Instructions for the task — Please transcribe, exactly and only, the lines of the records below from the one holding "(f → (p ∨ w)) → (p ∨ (p → n))" to the very end.

● ● ● ● ● ● ●

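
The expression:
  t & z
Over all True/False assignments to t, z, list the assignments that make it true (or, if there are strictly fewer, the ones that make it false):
is true only for:
  t=True, z=True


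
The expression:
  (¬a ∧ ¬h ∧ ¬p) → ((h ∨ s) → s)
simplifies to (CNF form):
True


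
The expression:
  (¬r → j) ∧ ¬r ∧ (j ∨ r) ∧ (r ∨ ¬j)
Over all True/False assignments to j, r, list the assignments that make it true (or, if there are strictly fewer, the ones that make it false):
is never true.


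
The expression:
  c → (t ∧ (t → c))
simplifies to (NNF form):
t ∨ ¬c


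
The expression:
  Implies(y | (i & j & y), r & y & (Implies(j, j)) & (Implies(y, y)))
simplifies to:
r | ~y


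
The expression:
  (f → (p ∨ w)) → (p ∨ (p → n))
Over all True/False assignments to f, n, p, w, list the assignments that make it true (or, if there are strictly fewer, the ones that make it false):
is always true.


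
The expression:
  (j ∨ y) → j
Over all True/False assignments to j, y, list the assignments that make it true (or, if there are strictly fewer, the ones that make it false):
is false only for:
  j=False, y=True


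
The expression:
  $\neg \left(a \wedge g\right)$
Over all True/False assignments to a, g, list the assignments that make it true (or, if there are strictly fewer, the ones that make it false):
is false only for:
  a=True, g=True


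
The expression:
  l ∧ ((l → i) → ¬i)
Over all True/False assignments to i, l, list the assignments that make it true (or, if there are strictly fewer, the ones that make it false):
is true only for:
  i=False, l=True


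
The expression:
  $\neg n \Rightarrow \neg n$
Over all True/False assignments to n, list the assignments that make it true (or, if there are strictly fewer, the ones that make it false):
is always true.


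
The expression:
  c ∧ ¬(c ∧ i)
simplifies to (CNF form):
c ∧ ¬i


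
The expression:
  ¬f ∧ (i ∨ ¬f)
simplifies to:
¬f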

● ● ● ● ● ● ●

Written solution —
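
  (f → (p ∨ w)) → (p ∨ (p → n))
Over all True/False assignments to f, n, p, w, list the assignments that make it true (or, if there are strictly fewer, the ones that make it false):
is always true.


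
The expression:
  (j ∨ y) → j
Over all True/False assignments to j, y, list the assignments that make it true (or, if there are strictly fewer, the ones that make it false):
is false only for:
  j=False, y=True


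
The expression:
  $\neg \left(a \wedge g\right)$
Over all True/False assignments to a, g, list the assignments that make it true (or, if there are strictly fewer, the ones that make it false):
is false only for:
  a=True, g=True


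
The expression:
  l ∧ ((l → i) → ¬i)
Over all True/False assignments to i, l, list the assignments that make it true (or, if there are strictly fewer, the ones that make it false):
is true only for:
  i=False, l=True


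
The expression:
  $\neg n \Rightarrow \neg n$
Over all True/False assignments to n, list the assignments that make it true (or, if there are strictly fewer, the ones that make it false):
is always true.


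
The expression:
  c ∧ ¬(c ∧ i)
simplifies to (CNF form):
c ∧ ¬i


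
The expression:
  ¬f ∧ (i ∨ ¬f)
simplifies to:
¬f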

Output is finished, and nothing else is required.